▶ [Assignment]:
Output everything in the listing exactly, with no line missing.

Material for this task section start

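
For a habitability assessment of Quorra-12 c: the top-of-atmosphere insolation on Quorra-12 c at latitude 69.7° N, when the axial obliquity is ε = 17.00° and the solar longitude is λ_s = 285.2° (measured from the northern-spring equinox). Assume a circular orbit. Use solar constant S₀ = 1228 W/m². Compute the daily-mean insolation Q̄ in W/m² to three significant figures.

Q̄ ≈ 11.5 W/m²

Solar declination: sin δ = sin ε · sin λ_s = sin 17.00° × sin 285.2° = -0.28214, so δ = -16.388°.
cos H₀ = −tan(+69.7°) tan(-16.388°) = 0.7950, H₀ = 0.6517 rad.
Bracket: H₀ sin φ sin δ + cos φ cos δ sin H₀ = 0.6517×0.93789×-0.28214 + 0.34694×0.95937×0.60657 = -0.172450 + 0.201893 = 0.029443.
Q̄ = (S₀/π) × [bracket] = (1228/π) × 0.029443 = 11.51 W/m².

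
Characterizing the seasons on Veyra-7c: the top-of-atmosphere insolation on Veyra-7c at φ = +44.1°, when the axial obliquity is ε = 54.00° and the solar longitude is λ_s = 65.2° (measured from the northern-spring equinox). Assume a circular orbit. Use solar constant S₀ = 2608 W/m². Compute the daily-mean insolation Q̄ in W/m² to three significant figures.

Solar declination: sin δ = sin ε · sin λ_s = sin 54.00° × sin 65.2° = 0.73441, so δ = +47.257°.
cos H₀ = −tan(+44.1°) tan(+47.257°) = -1.0486 ≤ −1 ⇒ polar day, H₀ = π.
Bracket: H₀ sin φ sin δ + cos φ cos δ sin H₀ = 3.1416×0.69591×0.73441 + 0.71813×0.67871×0.00000 = 1.605619 + 0.000000 = 1.605619.
Q̄ = (S₀/π) × [bracket] = (2608/π) × 1.605619 = 1333 W/m².

Q̄ ≈ 1.33e+03 W/m²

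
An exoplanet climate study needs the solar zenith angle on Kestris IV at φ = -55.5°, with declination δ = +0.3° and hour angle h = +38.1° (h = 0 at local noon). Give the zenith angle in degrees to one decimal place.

θ_z = 63.8°

cos θ_z = sin φ sin δ + cos φ cos δ cos h = -0.004315 + 0.445719 = 0.441404.
θ_z = arccos(0.441404) = 63.8°.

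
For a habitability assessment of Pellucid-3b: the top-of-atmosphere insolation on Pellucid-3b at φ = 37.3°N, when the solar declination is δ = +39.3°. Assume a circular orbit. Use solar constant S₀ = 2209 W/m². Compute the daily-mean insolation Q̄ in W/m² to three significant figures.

Q̄ ≈ 944 W/m²

cos H₀ = −tan(+37.3°) tan(+39.300°) = -0.6235, H₀ = 2.2440 rad.
Bracket: H₀ sin φ sin δ + cos φ cos δ sin H₀ = 2.2440×0.60599×0.63338 + 0.79547×0.77384×0.78181 = 0.861296 + 0.481256 = 1.342552.
Q̄ = (S₀/π) × [bracket] = (2209/π) × 1.342552 = 944.0 W/m².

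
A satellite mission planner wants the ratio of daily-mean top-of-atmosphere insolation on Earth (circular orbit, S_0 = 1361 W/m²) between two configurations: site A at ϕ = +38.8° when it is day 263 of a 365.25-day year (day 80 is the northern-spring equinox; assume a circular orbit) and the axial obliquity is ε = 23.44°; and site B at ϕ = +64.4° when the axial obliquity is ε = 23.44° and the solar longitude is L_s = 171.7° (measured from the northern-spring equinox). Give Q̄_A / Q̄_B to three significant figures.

Q̄_A / Q̄_B ≈ 1.51

— Configuration A (ϕ=+38.8°):
Solar longitude: L_s = 360° × (263 − 80)/365.25 = 180.370°.
sin δ = sin 23.44° × sin 180.370° = -0.00257, so δ = -0.147°.
cos h₀ = −tan(+38.8°) tan(-0.147°) = 0.0021, h₀ = 1.5687 rad.
Bracket: h₀ sin ϕ sin δ + cos ϕ cos δ sin h₀ = 1.5687×0.62660×-0.00257 + 0.77934×1.00000×1.00000 = -0.002526 + 0.779340 = 0.776814.
Q̄ = (S_0/π) × [bracket] = (1361/π) × 0.776814 = 336.53 W/m².
— Configuration B (ϕ=+64.4°):
Solar declination: sin δ = sin ε · sin L_s = sin 23.44° × sin 171.7° = 0.05742, so δ = +3.292°.
cos h₀ = −tan(+64.4°) tan(+3.292°) = -0.1200, h₀ = 1.6911 rad.
Bracket: h₀ sin ϕ sin δ + cos ϕ cos δ sin h₀ = 1.6911×0.90183×0.05742 + 0.43209×0.99835×0.99277 = 0.087570 + 0.428258 = 0.515828.
Q̄ = (S_0/π) × [bracket] = (1361/π) × 0.515828 = 223.47 W/m².
Ratio Q̄_A / Q̄_B = 336.53 / 223.47 = 1.506.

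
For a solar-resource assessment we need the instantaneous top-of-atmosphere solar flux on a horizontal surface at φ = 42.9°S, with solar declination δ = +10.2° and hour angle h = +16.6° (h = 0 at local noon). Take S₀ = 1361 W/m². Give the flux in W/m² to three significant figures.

cos θ_z = sin φ sin δ + cos φ cos δ cos h = -0.120545 + 0.690918 = 0.570373.
Flux = S₀ · cos θ_z = 1361 × 0.570373 = 776.3 W/m².

776 W/m²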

Material for this task section end

▶ [Solution to this exercise]:
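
For a habitability assessment of Quorra-12 c: the top-of-atmosphere insolation on Quorra-12 c at latitude 69.7° N, when the axial obliquity is ε = 17.00° and the solar longitude is λ_s = 285.2° (measured from the northern-spring equinox). Assume a circular orbit. Use solar constant S₀ = 1228 W/m². Compute the daily-mean insolation Q̄ in W/m² to three significant figures.

Q̄ ≈ 11.5 W/m²

Solar declination: sin δ = sin ε · sin λ_s = sin 17.00° × sin 285.2° = -0.28214, so δ = -16.388°.
cos H₀ = −tan(+69.7°) tan(-16.388°) = 0.7950, H₀ = 0.6517 rad.
Bracket: H₀ sin φ sin δ + cos φ cos δ sin H₀ = 0.6517×0.93789×-0.28214 + 0.34694×0.95937×0.60657 = -0.172450 + 0.201893 = 0.029443.
Q̄ = (S₀/π) × [bracket] = (1228/π) × 0.029443 = 11.51 W/m².

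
Characterizing the seasons on Veyra-7c: the top-of-atmosphere insolation on Veyra-7c at φ = +44.1°, when the axial obliquity is ε = 54.00° and the solar longitude is λ_s = 65.2° (measured from the northern-spring equinox). Assume a circular orbit. Use solar constant S₀ = 2608 W/m². Compute the daily-mean insolation Q̄ in W/m² to three significant figures.

Solar declination: sin δ = sin ε · sin λ_s = sin 54.00° × sin 65.2° = 0.73441, so δ = +47.257°.
cos H₀ = −tan(+44.1°) tan(+47.257°) = -1.0486 ≤ −1 ⇒ polar day, H₀ = π.
Bracket: H₀ sin φ sin δ + cos φ cos δ sin H₀ = 3.1416×0.69591×0.73441 + 0.71813×0.67871×0.00000 = 1.605619 + 0.000000 = 1.605619.
Q̄ = (S₀/π) × [bracket] = (2608/π) × 1.605619 = 1333 W/m².

Q̄ ≈ 1.33e+03 W/m²

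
An exoplanet climate study needs the solar zenith angle on Kestris IV at φ = -55.5°, with declination δ = +0.3° and hour angle h = +38.1° (h = 0 at local noon). Give the zenith angle in degrees to one decimal place.

θ_z = 63.8°

cos θ_z = sin φ sin δ + cos φ cos δ cos h = -0.004315 + 0.445719 = 0.441404.
θ_z = arccos(0.441404) = 63.8°.

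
For a habitability assessment of Pellucid-3b: the top-of-atmosphere insolation on Pellucid-3b at φ = 37.3°N, when the solar declination is δ = +39.3°. Assume a circular orbit. Use solar constant S₀ = 2209 W/m². Compute the daily-mean insolation Q̄ in W/m² to three significant figures.

Q̄ ≈ 944 W/m²

cos H₀ = −tan(+37.3°) tan(+39.300°) = -0.6235, H₀ = 2.2440 rad.
Bracket: H₀ sin φ sin δ + cos φ cos δ sin H₀ = 2.2440×0.60599×0.63338 + 0.79547×0.77384×0.78181 = 0.861296 + 0.481256 = 1.342552.
Q̄ = (S₀/π) × [bracket] = (2209/π) × 1.342552 = 944.0 W/m².

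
A satellite mission planner wants the ratio of daily-mean top-of-atmosphere insolation on Earth (circular orbit, S_0 = 1361 W/m²) between two configurations: site A at ϕ = +38.8° when it is day 263 of a 365.25-day year (day 80 is the northern-spring equinox; assume a circular orbit) and the axial obliquity is ε = 23.44°; and site B at ϕ = +64.4° when the axial obliquity is ε = 23.44° and the solar longitude is L_s = 171.7° (measured from the northern-spring equinox). Give Q̄_A / Q̄_B to three significant figures.

Q̄_A / Q̄_B ≈ 1.51

— Configuration A (ϕ=+38.8°):
Solar longitude: L_s = 360° × (263 − 80)/365.25 = 180.370°.
sin δ = sin 23.44° × sin 180.370° = -0.00257, so δ = -0.147°.
cos h₀ = −tan(+38.8°) tan(-0.147°) = 0.0021, h₀ = 1.5687 rad.
Bracket: h₀ sin ϕ sin δ + cos ϕ cos δ sin h₀ = 1.5687×0.62660×-0.00257 + 0.77934×1.00000×1.00000 = -0.002526 + 0.779340 = 0.776814.
Q̄ = (S_0/π) × [bracket] = (1361/π) × 0.776814 = 336.53 W/m².
— Configuration B (ϕ=+64.4°):
Solar declination: sin δ = sin ε · sin L_s = sin 23.44° × sin 171.7° = 0.05742, so δ = +3.292°.
cos h₀ = −tan(+64.4°) tan(+3.292°) = -0.1200, h₀ = 1.6911 rad.
Bracket: h₀ sin ϕ sin δ + cos ϕ cos δ sin h₀ = 1.6911×0.90183×0.05742 + 0.43209×0.99835×0.99277 = 0.087570 + 0.428258 = 0.515828.
Q̄ = (S_0/π) × [bracket] = (1361/π) × 0.515828 = 223.47 W/m².
Ratio Q̄_A / Q̄_B = 336.53 / 223.47 = 1.506.

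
For a solar-resource assessment we need the instantaneous top-of-atmosphere solar flux on a horizontal surface at φ = 42.9°S, with solar declination δ = +10.2° and hour angle h = +16.6° (h = 0 at local noon). Take S₀ = 1361 W/m². Give the flux in W/m² to three significant figures.

cos θ_z = sin φ sin δ + cos φ cos δ cos h = -0.120545 + 0.690918 = 0.570373.
Flux = S₀ · cos θ_z = 1361 × 0.570373 = 776.3 W/m².

776 W/m²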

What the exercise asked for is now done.